▸ **REQUIREMENT**
Set down the records again. Every word and mark must match exactly.

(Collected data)
=======

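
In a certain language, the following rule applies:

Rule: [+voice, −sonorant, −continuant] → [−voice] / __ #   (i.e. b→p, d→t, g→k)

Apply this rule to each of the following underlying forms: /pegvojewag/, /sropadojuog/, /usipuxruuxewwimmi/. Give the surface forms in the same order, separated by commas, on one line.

/pegvojewag/: /g/ is a voiced stop in word-final position, so it devoices to [k]. → [pegvojewak].
/sropadojuog/: /g/ is a voiced stop in word-final position, so it devoices to [k]. → [sropadojuok].
/usipuxruuxewwimmi/: the rule's environment is not met; surfaces unchanged as [usipuxruuxewwimmi].

pegvojewak, sropadojuok, usipuxruuxewwimmi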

=======

▸ **ANSWER TO THIS EXERCISE**
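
In a certain language, the following rule applies:

Rule: [+voice, −sonorant, −continuant] → [−voice] / __ #   (i.e. b→p, d→t, g→k)

Apply this rule to each of the following underlying forms: /pegvojewag/, /sropadojuog/, /usipuxruuxewwimmi/. Give the surface forms in the same order, separated by commas, on one line.

/pegvojewag/: /g/ is a voiced stop in word-final position, so it devoices to [k]. → [pegvojewak].
/sropadojuog/: /g/ is a voiced stop in word-final position, so it devoices to [k]. → [sropadojuok].
/usipuxruuxewwimmi/: the rule's environment is not met; surfaces unchanged as [usipuxruuxewwimmi].

pegvojewak, sropadojuok, usipuxruuxewwimmi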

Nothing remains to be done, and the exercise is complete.